Records from a data source:
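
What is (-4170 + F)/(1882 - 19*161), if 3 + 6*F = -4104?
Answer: 9709/2354 ≈ 4.1245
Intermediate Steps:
F = -1369/2 (F = -1/2 + (1/6)*(-4104) = -1/2 - 684 = -1369/2 ≈ -684.50)
(-4170 + F)/(1882 - 19*161) = (-4170 - 1369/2)/(1882 - 19*161) = -9709/(2*(1882 - 3059)) = -9709/2/(-1177) = -9709/2*(-1/1177) = 9709/2354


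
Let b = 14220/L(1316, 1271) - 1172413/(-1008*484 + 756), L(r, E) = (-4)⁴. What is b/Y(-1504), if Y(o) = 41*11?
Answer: 451682953/3515029056 ≈ 0.12850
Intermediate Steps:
Y(o) = 451
L(r, E) = 256
b = 451682953/7793856 (b = 14220/256 - 1172413/(-1008*484 + 756) = 14220*(1/256) - 1172413/(-487872 + 756) = 3555/64 - 1172413/(-487116) = 3555/64 - 1172413*(-1/487116) = 3555/64 + 1172413/487116 = 451682953/7793856 ≈ 57.954)
b/Y(-1504) = (451682953/7793856)/451 = (451682953/7793856)*(1/451) = 451682953/3515029056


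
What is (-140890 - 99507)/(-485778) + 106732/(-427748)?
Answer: 12745319615/51947641986 ≈ 0.24535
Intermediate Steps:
(-140890 - 99507)/(-485778) + 106732/(-427748) = -240397*(-1/485778) + 106732*(-1/427748) = 240397/485778 - 26683/106937 = 12745319615/51947641986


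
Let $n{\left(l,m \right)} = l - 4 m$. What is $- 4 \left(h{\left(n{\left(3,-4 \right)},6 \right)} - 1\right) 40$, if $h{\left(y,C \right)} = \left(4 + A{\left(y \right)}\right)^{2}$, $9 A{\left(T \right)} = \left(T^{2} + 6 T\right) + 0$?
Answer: $- \frac{41766400}{81} \approx -5.1563 \cdot 10^{5}$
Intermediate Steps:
$A{\left(T \right)} = \frac{T^{2}}{9} + \frac{2 T}{3}$ ($A{\left(T \right)} = \frac{\left(T^{2} + 6 T\right) + 0}{9} = \frac{T^{2} + 6 T}{9} = \frac{T^{2}}{9} + \frac{2 T}{3}$)
$h{\left(y,C \right)} = \left(4 + \frac{y \left(6 + y\right)}{9}\right)^{2}$
$- 4 \left(h{\left(n{\left(3,-4 \right)},6 \right)} - 1\right) 40 = - 4 \left(\frac{\left(36 + \left(3 - -16\right) \left(6 + \left(3 - -16\right)\right)\right)^{2}}{81} - 1\right) 40 = - 4 \left(\frac{\left(36 + \left(3 + 16\right) \left(6 + \left(3 + 16\right)\right)\right)^{2}}{81} - 1\right) 40 = - 4 \left(\frac{\left(36 + 19 \left(6 + 19\right)\right)^{2}}{81} - 1\right) 40 = - 4 \left(\frac{\left(36 + 19 \cdot 25\right)^{2}}{81} - 1\right) 40 = - 4 \left(\frac{\left(36 + 475\right)^{2}}{81} - 1\right) 40 = - 4 \left(\frac{511^{2}}{81} - 1\right) 40 = - 4 \left(\frac{1}{81} \cdot 261121 - 1\right) 40 = - 4 \left(\frac{261121}{81} - 1\right) 40 = \left(-4\right) \frac{261040}{81} \cdot 40 = \left(- \frac{1044160}{81}\right) 40 = - \frac{41766400}{81}$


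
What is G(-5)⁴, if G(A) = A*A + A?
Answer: 160000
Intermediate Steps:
G(A) = A + A² (G(A) = A² + A = A + A²)
G(-5)⁴ = (-5*(1 - 5))⁴ = (-5*(-4))⁴ = 20⁴ = 160000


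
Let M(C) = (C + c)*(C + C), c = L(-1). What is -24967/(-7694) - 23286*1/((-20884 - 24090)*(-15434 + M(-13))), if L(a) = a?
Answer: 2115176164697/651833929615 ≈ 3.2450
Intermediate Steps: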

:: Task directions ::
Please output an exact copy of the lines above, from the opening line of the data down to the line that contains "Answer: 451682953/3515029056 ≈ 0.12850".

:: Solution for this problem ::
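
What is (-4170 + F)/(1882 - 19*161), if 3 + 6*F = -4104?
Answer: 9709/2354 ≈ 4.1245
Intermediate Steps:
F = -1369/2 (F = -1/2 + (1/6)*(-4104) = -1/2 - 684 = -1369/2 ≈ -684.50)
(-4170 + F)/(1882 - 19*161) = (-4170 - 1369/2)/(1882 - 19*161) = -9709/(2*(1882 - 3059)) = -9709/2/(-1177) = -9709/2*(-1/1177) = 9709/2354


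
Let b = 14220/L(1316, 1271) - 1172413/(-1008*484 + 756), L(r, E) = (-4)⁴. What is b/Y(-1504), if Y(o) = 41*11?
Answer: 451682953/3515029056 ≈ 0.12850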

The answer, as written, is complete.